● Your assignment
Each record below needs to be set down again exactly.

********

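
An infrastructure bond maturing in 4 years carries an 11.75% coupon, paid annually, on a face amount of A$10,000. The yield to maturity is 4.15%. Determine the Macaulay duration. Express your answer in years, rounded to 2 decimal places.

3.48 years

Periodic yield y = 0.0415. Discount each cash flow and weight by its year:
  t   CF        PV=CF/(1+0.0415)^t    t·PV
  1     1,175.00     1,128.1805     1,128.1805
  2     1,175.00     1,083.2266     2,166.4532
  3     1,175.00     1,040.0640     3,120.1919
  4    11,175.00     9,497.5248    37,990.0991
  Σ                 12,748.9958    44,404.9246
Price P = Σ PV = 12,748.9958.
Macaulay duration = Σ(t·PV) / P = 44,404.9246 / 12,748.9958 = 3.48301 years.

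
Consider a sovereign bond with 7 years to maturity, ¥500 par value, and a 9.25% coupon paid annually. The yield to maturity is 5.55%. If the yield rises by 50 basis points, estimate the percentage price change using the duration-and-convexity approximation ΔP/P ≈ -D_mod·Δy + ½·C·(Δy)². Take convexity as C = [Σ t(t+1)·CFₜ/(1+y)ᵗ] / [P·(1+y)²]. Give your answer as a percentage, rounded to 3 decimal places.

-2.609%

With y = 0.0555:
  t   CF        PV=CF/(1+0.0555)^t    t·PV        t(t+1)·PV
  1        46.25        43.8181        43.8181          87.6362
  2        46.25        41.5141        83.0281         249.0844
  3        46.25        39.3312       117.9936         471.9742
  4        46.25        37.2631       149.0523         745.2617
  5        46.25        35.3037       176.5186       1,059.1118
  6        46.25        33.4474       200.6844       1,404.7906
  7       546.25       374.2689     2,619.8826      20,959.0606
  Σ                    604.9465     3,390.9777      24,976.9195
P = 604.9465; D_Mac = 5.60542 yrs; D_mod = 5.31068 yrs; C = 37.06000.
Duration effect: -5.31068 × (+0.005) = -0.026553
Convexity effect: 0.5 × 37.06000 × (0.005)² = +0.0004633
ΔP/P ≈ -0.026553 + 0.0004633 = -0.026090 = -2.6090%.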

********

● Your response
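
An infrastructure bond maturing in 4 years carries an 11.75% coupon, paid annually, on a face amount of A$10,000. The yield to maturity is 4.15%. Determine the Macaulay duration. Express your answer in years, rounded to 2 decimal places.

3.48 years

Periodic yield y = 0.0415. Discount each cash flow and weight by its year:
  t   CF        PV=CF/(1+0.0415)^t    t·PV
  1     1,175.00     1,128.1805     1,128.1805
  2     1,175.00     1,083.2266     2,166.4532
  3     1,175.00     1,040.0640     3,120.1919
  4    11,175.00     9,497.5248    37,990.0991
  Σ                 12,748.9958    44,404.9246
Price P = Σ PV = 12,748.9958.
Macaulay duration = Σ(t·PV) / P = 44,404.9246 / 12,748.9958 = 3.48301 years.

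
Consider a sovereign bond with 7 years to maturity, ¥500 par value, and a 9.25% coupon paid annually. The yield to maturity is 5.55%. If the yield rises by 50 basis points, estimate the percentage price change using the duration-and-convexity approximation ΔP/P ≈ -D_mod·Δy + ½·C·(Δy)². Take convexity as C = [Σ t(t+1)·CFₜ/(1+y)ᵗ] / [P·(1+y)²]. Give your answer as a percentage, rounded to 3 decimal places.

-2.609%

With y = 0.0555:
  t   CF        PV=CF/(1+0.0555)^t    t·PV        t(t+1)·PV
  1        46.25        43.8181        43.8181          87.6362
  2        46.25        41.5141        83.0281         249.0844
  3        46.25        39.3312       117.9936         471.9742
  4        46.25        37.2631       149.0523         745.2617
  5        46.25        35.3037       176.5186       1,059.1118
  6        46.25        33.4474       200.6844       1,404.7906
  7       546.25       374.2689     2,619.8826      20,959.0606
  Σ                    604.9465     3,390.9777      24,976.9195
P = 604.9465; D_Mac = 5.60542 yrs; D_mod = 5.31068 yrs; C = 37.06000.
Duration effect: -5.31068 × (+0.005) = -0.026553
Convexity effect: 0.5 × 37.06000 × (0.005)² = +0.0004633
ΔP/P ≈ -0.026553 + 0.0004633 = -0.026090 = -2.6090%.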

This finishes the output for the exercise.